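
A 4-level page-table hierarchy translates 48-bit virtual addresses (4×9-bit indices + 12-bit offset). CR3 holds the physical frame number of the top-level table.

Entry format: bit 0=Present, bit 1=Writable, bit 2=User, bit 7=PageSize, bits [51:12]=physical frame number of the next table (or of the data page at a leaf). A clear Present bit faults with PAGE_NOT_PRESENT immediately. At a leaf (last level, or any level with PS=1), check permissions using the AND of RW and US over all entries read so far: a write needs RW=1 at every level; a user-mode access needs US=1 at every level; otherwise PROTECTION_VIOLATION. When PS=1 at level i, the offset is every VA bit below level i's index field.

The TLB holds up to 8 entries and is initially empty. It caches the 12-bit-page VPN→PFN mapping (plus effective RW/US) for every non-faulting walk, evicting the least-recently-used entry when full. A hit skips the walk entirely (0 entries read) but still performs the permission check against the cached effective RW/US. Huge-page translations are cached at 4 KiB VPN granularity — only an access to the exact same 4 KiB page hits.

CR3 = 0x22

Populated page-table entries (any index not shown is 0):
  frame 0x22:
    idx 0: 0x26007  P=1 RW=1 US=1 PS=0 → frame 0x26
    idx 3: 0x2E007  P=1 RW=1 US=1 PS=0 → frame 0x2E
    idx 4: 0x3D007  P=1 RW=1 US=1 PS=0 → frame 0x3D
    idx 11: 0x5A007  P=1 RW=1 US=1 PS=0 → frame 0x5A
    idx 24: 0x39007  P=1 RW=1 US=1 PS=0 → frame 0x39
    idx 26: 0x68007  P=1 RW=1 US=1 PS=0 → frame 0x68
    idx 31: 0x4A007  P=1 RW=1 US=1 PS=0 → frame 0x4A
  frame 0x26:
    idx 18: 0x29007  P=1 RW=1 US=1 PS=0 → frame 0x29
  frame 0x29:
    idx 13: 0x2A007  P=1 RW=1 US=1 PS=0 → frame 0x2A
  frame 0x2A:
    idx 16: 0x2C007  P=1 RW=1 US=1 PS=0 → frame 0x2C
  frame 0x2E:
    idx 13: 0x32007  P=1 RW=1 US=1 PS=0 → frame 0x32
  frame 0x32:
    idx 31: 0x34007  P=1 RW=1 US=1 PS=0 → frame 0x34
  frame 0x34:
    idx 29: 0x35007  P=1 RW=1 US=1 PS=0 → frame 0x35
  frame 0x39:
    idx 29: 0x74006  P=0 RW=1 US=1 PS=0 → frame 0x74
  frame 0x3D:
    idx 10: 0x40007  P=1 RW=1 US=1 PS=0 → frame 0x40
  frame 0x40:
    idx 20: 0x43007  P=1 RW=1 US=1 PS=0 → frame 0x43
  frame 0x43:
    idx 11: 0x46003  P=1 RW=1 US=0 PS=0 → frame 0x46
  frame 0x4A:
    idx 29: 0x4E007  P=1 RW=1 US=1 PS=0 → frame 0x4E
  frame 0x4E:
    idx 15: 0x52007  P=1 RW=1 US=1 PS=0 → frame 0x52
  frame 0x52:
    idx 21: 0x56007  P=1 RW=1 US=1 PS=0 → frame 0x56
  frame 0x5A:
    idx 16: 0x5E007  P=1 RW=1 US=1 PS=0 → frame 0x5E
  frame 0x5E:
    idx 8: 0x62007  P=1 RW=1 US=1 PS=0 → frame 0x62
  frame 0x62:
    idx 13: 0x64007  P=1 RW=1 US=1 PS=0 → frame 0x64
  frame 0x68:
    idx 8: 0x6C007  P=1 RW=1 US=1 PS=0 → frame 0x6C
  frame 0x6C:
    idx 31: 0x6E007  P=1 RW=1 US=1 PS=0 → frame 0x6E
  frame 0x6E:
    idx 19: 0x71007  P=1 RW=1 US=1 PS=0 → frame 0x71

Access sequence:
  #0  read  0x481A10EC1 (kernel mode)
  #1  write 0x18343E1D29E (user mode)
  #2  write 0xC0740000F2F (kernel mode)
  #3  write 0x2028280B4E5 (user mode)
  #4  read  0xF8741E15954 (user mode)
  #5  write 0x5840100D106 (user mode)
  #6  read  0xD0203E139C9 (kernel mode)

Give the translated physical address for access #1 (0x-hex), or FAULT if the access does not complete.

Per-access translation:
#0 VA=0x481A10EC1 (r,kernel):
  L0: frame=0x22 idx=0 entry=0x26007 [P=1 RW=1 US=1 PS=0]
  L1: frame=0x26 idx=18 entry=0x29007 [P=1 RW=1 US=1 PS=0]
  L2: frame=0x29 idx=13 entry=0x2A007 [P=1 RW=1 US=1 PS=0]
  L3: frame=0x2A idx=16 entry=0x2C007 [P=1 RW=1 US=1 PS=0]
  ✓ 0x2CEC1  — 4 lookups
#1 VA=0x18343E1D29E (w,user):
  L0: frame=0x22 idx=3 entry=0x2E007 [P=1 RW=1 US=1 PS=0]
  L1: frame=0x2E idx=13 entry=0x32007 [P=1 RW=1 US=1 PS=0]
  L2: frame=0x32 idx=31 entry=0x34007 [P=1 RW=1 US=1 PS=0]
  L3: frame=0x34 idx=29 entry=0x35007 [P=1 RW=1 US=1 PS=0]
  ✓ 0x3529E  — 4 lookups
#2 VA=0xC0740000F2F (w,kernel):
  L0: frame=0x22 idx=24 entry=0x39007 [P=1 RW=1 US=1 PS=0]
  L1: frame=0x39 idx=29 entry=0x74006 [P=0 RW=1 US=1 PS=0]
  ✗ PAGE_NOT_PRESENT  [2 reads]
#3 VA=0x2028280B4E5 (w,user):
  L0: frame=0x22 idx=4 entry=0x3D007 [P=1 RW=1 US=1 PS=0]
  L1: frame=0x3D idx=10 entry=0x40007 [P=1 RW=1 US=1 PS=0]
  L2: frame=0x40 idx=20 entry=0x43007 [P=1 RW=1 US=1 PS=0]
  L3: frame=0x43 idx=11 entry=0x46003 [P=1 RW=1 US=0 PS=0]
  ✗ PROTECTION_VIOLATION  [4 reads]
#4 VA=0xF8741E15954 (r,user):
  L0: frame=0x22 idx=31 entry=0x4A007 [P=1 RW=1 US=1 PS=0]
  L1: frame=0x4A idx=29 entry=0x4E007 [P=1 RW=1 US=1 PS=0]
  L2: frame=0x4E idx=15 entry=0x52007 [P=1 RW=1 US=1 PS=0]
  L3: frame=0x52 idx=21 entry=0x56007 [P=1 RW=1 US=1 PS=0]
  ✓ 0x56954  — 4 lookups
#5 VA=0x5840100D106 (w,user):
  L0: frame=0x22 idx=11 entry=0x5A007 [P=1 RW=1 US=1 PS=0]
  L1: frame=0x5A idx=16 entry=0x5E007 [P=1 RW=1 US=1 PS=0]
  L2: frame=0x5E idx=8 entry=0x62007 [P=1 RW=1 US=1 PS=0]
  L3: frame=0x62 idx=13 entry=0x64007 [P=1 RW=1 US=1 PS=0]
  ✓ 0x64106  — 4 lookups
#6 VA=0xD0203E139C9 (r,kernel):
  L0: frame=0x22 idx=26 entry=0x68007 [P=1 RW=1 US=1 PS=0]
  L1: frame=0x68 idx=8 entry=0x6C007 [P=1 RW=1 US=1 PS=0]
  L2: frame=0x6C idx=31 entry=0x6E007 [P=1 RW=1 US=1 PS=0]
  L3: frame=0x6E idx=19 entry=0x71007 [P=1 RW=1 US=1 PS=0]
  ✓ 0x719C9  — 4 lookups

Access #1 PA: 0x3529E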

### Instructions for the task
From the first line to the last, please write out the entries exactly.

### Solution to this exercise
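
A 4-level page-table hierarchy translates 48-bit virtual addresses (4×9-bit indices + 12-bit offset). CR3 holds the physical frame number of the top-level table.

Entry format: bit 0=Present, bit 1=Writable, bit 2=User, bit 7=PageSize, bits [51:12]=physical frame number of the next table (or of the data page at a leaf). A clear Present bit faults with PAGE_NOT_PRESENT immediately. At a leaf (last level, or any level with PS=1), check permissions using the AND of RW and US over all entries read so far: a write needs RW=1 at every level; a user-mode access needs US=1 at every level; otherwise PROTECTION_VIOLATION. When PS=1 at level i, the offset is every VA bit below level i's index field.

The TLB holds up to 8 entries and is initially empty. It caches the 12-bit-page VPN→PFN mapping (plus effective RW/US) for every non-faulting walk, evicting the least-recently-used entry when full. A hit skips the walk entirely (0 entries read) but still performs the permission check against the cached effective RW/US. Huge-page translations are cached at 4 KiB VPN granularity — only an access to the exact same 4 KiB page hits.

CR3 = 0x22

Populated page-table entries (any index not shown is 0):
  frame 0x22:
    idx 0: 0x26007  P=1 RW=1 US=1 PS=0 → frame 0x26
    idx 3: 0x2E007  P=1 RW=1 US=1 PS=0 → frame 0x2E
    idx 4: 0x3D007  P=1 RW=1 US=1 PS=0 → frame 0x3D
    idx 11: 0x5A007  P=1 RW=1 US=1 PS=0 → frame 0x5A
    idx 24: 0x39007  P=1 RW=1 US=1 PS=0 → frame 0x39
    idx 26: 0x68007  P=1 RW=1 US=1 PS=0 → frame 0x68
    idx 31: 0x4A007  P=1 RW=1 US=1 PS=0 → frame 0x4A
  frame 0x26:
    idx 18: 0x29007  P=1 RW=1 US=1 PS=0 → frame 0x29
  frame 0x29:
    idx 13: 0x2A007  P=1 RW=1 US=1 PS=0 → frame 0x2A
  frame 0x2A:
    idx 16: 0x2C007  P=1 RW=1 US=1 PS=0 → frame 0x2C
  frame 0x2E:
    idx 13: 0x32007  P=1 RW=1 US=1 PS=0 → frame 0x32
  frame 0x32:
    idx 31: 0x34007  P=1 RW=1 US=1 PS=0 → frame 0x34
  frame 0x34:
    idx 29: 0x35007  P=1 RW=1 US=1 PS=0 → frame 0x35
  frame 0x39:
    idx 29: 0x74006  P=0 RW=1 US=1 PS=0 → frame 0x74
  frame 0x3D:
    idx 10: 0x40007  P=1 RW=1 US=1 PS=0 → frame 0x40
  frame 0x40:
    idx 20: 0x43007  P=1 RW=1 US=1 PS=0 → frame 0x43
  frame 0x43:
    idx 11: 0x46003  P=1 RW=1 US=0 PS=0 → frame 0x46
  frame 0x4A:
    idx 29: 0x4E007  P=1 RW=1 US=1 PS=0 → frame 0x4E
  frame 0x4E:
    idx 15: 0x52007  P=1 RW=1 US=1 PS=0 → frame 0x52
  frame 0x52:
    idx 21: 0x56007  P=1 RW=1 US=1 PS=0 → frame 0x56
  frame 0x5A:
    idx 16: 0x5E007  P=1 RW=1 US=1 PS=0 → frame 0x5E
  frame 0x5E:
    idx 8: 0x62007  P=1 RW=1 US=1 PS=0 → frame 0x62
  frame 0x62:
    idx 13: 0x64007  P=1 RW=1 US=1 PS=0 → frame 0x64
  frame 0x68:
    idx 8: 0x6C007  P=1 RW=1 US=1 PS=0 → frame 0x6C
  frame 0x6C:
    idx 31: 0x6E007  P=1 RW=1 US=1 PS=0 → frame 0x6E
  frame 0x6E:
    idx 19: 0x71007  P=1 RW=1 US=1 PS=0 → frame 0x71

Access sequence:
  #0  read  0x481A10EC1 (kernel mode)
  #1  write 0x18343E1D29E (user mode)
  #2  write 0xC0740000F2F (kernel mode)
  #3  write 0x2028280B4E5 (user mode)
  #4  read  0xF8741E15954 (user mode)
  #5  write 0x5840100D106 (user mode)
  #6  read  0xD0203E139C9 (kernel mode)

Give the translated physical address for access #1 (0x-hex), or FAULT if the access does not complete.

Per-access translation:
#0 VA=0x481A10EC1 (r,kernel):
  L0: frame=0x22 idx=0 entry=0x26007 [P=1 RW=1 US=1 PS=0]
  L1: frame=0x26 idx=18 entry=0x29007 [P=1 RW=1 US=1 PS=0]
  L2: frame=0x29 idx=13 entry=0x2A007 [P=1 RW=1 US=1 PS=0]
  L3: frame=0x2A idx=16 entry=0x2C007 [P=1 RW=1 US=1 PS=0]
  ✓ 0x2CEC1  — 4 lookups
#1 VA=0x18343E1D29E (w,user):
  L0: frame=0x22 idx=3 entry=0x2E007 [P=1 RW=1 US=1 PS=0]
  L1: frame=0x2E idx=13 entry=0x32007 [P=1 RW=1 US=1 PS=0]
  L2: frame=0x32 idx=31 entry=0x34007 [P=1 RW=1 US=1 PS=0]
  L3: frame=0x34 idx=29 entry=0x35007 [P=1 RW=1 US=1 PS=0]
  ✓ 0x3529E  — 4 lookups
#2 VA=0xC0740000F2F (w,kernel):
  L0: frame=0x22 idx=24 entry=0x39007 [P=1 RW=1 US=1 PS=0]
  L1: frame=0x39 idx=29 entry=0x74006 [P=0 RW=1 US=1 PS=0]
  ✗ PAGE_NOT_PRESENT  [2 reads]
#3 VA=0x2028280B4E5 (w,user):
  L0: frame=0x22 idx=4 entry=0x3D007 [P=1 RW=1 US=1 PS=0]
  L1: frame=0x3D idx=10 entry=0x40007 [P=1 RW=1 US=1 PS=0]
  L2: frame=0x40 idx=20 entry=0x43007 [P=1 RW=1 US=1 PS=0]
  L3: frame=0x43 idx=11 entry=0x46003 [P=1 RW=1 US=0 PS=0]
  ✗ PROTECTION_VIOLATION  [4 reads]
#4 VA=0xF8741E15954 (r,user):
  L0: frame=0x22 idx=31 entry=0x4A007 [P=1 RW=1 US=1 PS=0]
  L1: frame=0x4A idx=29 entry=0x4E007 [P=1 RW=1 US=1 PS=0]
  L2: frame=0x4E idx=15 entry=0x52007 [P=1 RW=1 US=1 PS=0]
  L3: frame=0x52 idx=21 entry=0x56007 [P=1 RW=1 US=1 PS=0]
  ✓ 0x56954  — 4 lookups
#5 VA=0x5840100D106 (w,user):
  L0: frame=0x22 idx=11 entry=0x5A007 [P=1 RW=1 US=1 PS=0]
  L1: frame=0x5A idx=16 entry=0x5E007 [P=1 RW=1 US=1 PS=0]
  L2: frame=0x5E idx=8 entry=0x62007 [P=1 RW=1 US=1 PS=0]
  L3: frame=0x62 idx=13 entry=0x64007 [P=1 RW=1 US=1 PS=0]
  ✓ 0x64106  — 4 lookups
#6 VA=0xD0203E139C9 (r,kernel):
  L0: frame=0x22 idx=26 entry=0x68007 [P=1 RW=1 US=1 PS=0]
  L1: frame=0x68 idx=8 entry=0x6C007 [P=1 RW=1 US=1 PS=0]
  L2: frame=0x6C idx=31 entry=0x6E007 [P=1 RW=1 US=1 PS=0]
  L3: frame=0x6E idx=19 entry=0x71007 [P=1 RW=1 US=1 PS=0]
  ✓ 0x719C9  — 4 lookups

Access #1 PA: 0x3529E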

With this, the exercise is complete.